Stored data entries

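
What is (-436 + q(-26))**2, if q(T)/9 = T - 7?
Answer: 537289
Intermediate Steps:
q(T) = -63 + 9*T (q(T) = 9*(T - 7) = 9*(-7 + T) = -63 + 9*T)
(-436 + q(-26))**2 = (-436 + (-63 + 9*(-26)))**2 = (-436 + (-63 - 234))**2 = (-436 - 297)**2 = (-733)**2 = 537289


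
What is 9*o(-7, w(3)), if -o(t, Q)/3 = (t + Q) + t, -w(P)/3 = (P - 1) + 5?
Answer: 945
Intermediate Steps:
w(P) = -12 - 3*P (w(P) = -3*((P - 1) + 5) = -3*((-1 + P) + 5) = -3*(4 + P) = -12 - 3*P)
o(t, Q) = -6*t - 3*Q (o(t, Q) = -3*((t + Q) + t) = -3*((Q + t) + t) = -3*(Q + 2*t) = -6*t - 3*Q)
9*o(-7, w(3)) = 9*(-6*(-7) - 3*(-12 - 3*3)) = 9*(42 - 3*(-12 - 9)) = 9*(42 - 3*(-21)) = 9*(42 + 63) = 9*105 = 945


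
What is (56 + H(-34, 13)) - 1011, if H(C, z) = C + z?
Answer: -976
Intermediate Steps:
(56 + H(-34, 13)) - 1011 = (56 + (-34 + 13)) - 1011 = (56 - 21) - 1011 = 35 - 1011 = -976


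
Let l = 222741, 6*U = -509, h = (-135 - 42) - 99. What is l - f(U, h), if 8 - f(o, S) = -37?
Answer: 222696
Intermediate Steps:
h = -276 (h = -177 - 99 = -276)
U = -509/6 (U = (1/6)*(-509) = -509/6 ≈ -84.833)
f(o, S) = 45 (f(o, S) = 8 - 1*(-37) = 8 + 37 = 45)
l - f(U, h) = 222741 - 1*45 = 222741 - 45 = 222696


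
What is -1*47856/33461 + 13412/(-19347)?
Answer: -1374648964/647369967 ≈ -2.1234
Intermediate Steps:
-1*47856/33461 + 13412/(-19347) = -47856*1/33461 + 13412*(-1/19347) = -47856/33461 - 13412/19347 = -1374648964/647369967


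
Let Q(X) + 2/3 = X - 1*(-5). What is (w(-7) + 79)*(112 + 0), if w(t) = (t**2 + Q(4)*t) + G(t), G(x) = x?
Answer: 21056/3 ≈ 7018.7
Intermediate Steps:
Q(X) = 13/3 + X (Q(X) = -2/3 + (X - 1*(-5)) = -2/3 + (X + 5) = -2/3 + (5 + X) = 13/3 + X)
w(t) = t**2 + 28*t/3 (w(t) = (t**2 + (13/3 + 4)*t) + t = (t**2 + 25*t/3) + t = t**2 + 28*t/3)
(w(-7) + 79)*(112 + 0) = ((1/3)*(-7)*(28 + 3*(-7)) + 79)*(112 + 0) = ((1/3)*(-7)*(28 - 21) + 79)*112 = ((1/3)*(-7)*7 + 79)*112 = (-49/3 + 79)*112 = (188/3)*112 = 21056/3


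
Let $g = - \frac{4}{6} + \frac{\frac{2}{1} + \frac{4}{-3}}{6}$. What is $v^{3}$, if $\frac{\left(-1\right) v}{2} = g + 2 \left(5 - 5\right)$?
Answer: $\frac{1000}{729} \approx 1.3717$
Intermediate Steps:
$g = - \frac{5}{9}$ ($g = \left(-4\right) \frac{1}{6} + \left(2 \cdot 1 + 4 \left(- \frac{1}{3}\right)\right) \frac{1}{6} = - \frac{2}{3} + \left(2 - \frac{4}{3}\right) \frac{1}{6} = - \frac{2}{3} + \frac{2}{3} \cdot \frac{1}{6} = - \frac{2}{3} + \frac{1}{9} = - \frac{5}{9} \approx -0.55556$)
$v = \frac{10}{9}$ ($v = - 2 \left(- \frac{5}{9} + 2 \left(5 - 5\right)\right) = - 2 \left(- \frac{5}{9} + 2 \cdot 0\right) = - 2 \left(- \frac{5}{9} + 0\right) = \left(-2\right) \left(- \frac{5}{9}\right) = \frac{10}{9} \approx 1.1111$)
$v^{3} = \left(\frac{10}{9}\right)^{3} = \frac{1000}{729}$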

◆ Activity
Using the entries above, give again each line from the one containing "Let Q(X) + 2/3" through the last line, exactly and only those.

◆ Output below
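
Let Q(X) + 2/3 = X - 1*(-5). What is (w(-7) + 79)*(112 + 0), if w(t) = (t**2 + Q(4)*t) + G(t), G(x) = x?
Answer: 21056/3 ≈ 7018.7
Intermediate Steps:
Q(X) = 13/3 + X (Q(X) = -2/3 + (X - 1*(-5)) = -2/3 + (X + 5) = -2/3 + (5 + X) = 13/3 + X)
w(t) = t**2 + 28*t/3 (w(t) = (t**2 + (13/3 + 4)*t) + t = (t**2 + 25*t/3) + t = t**2 + 28*t/3)
(w(-7) + 79)*(112 + 0) = ((1/3)*(-7)*(28 + 3*(-7)) + 79)*(112 + 0) = ((1/3)*(-7)*(28 - 21) + 79)*112 = ((1/3)*(-7)*7 + 79)*112 = (-49/3 + 79)*112 = (188/3)*112 = 21056/3


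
Let $g = - \frac{4}{6} + \frac{\frac{2}{1} + \frac{4}{-3}}{6}$. What is $v^{3}$, if $\frac{\left(-1\right) v}{2} = g + 2 \left(5 - 5\right)$?
Answer: $\frac{1000}{729} \approx 1.3717$
Intermediate Steps:
$g = - \frac{5}{9}$ ($g = \left(-4\right) \frac{1}{6} + \left(2 \cdot 1 + 4 \left(- \frac{1}{3}\right)\right) \frac{1}{6} = - \frac{2}{3} + \left(2 - \frac{4}{3}\right) \frac{1}{6} = - \frac{2}{3} + \frac{2}{3} \cdot \frac{1}{6} = - \frac{2}{3} + \frac{1}{9} = - \frac{5}{9} \approx -0.55556$)
$v = \frac{10}{9}$ ($v = - 2 \left(- \frac{5}{9} + 2 \left(5 - 5\right)\right) = - 2 \left(- \frac{5}{9} + 2 \cdot 0\right) = - 2 \left(- \frac{5}{9} + 0\right) = \left(-2\right) \left(- \frac{5}{9}\right) = \frac{10}{9} \approx 1.1111$)
$v^{3} = \left(\frac{10}{9}\right)^{3} = \frac{1000}{729}$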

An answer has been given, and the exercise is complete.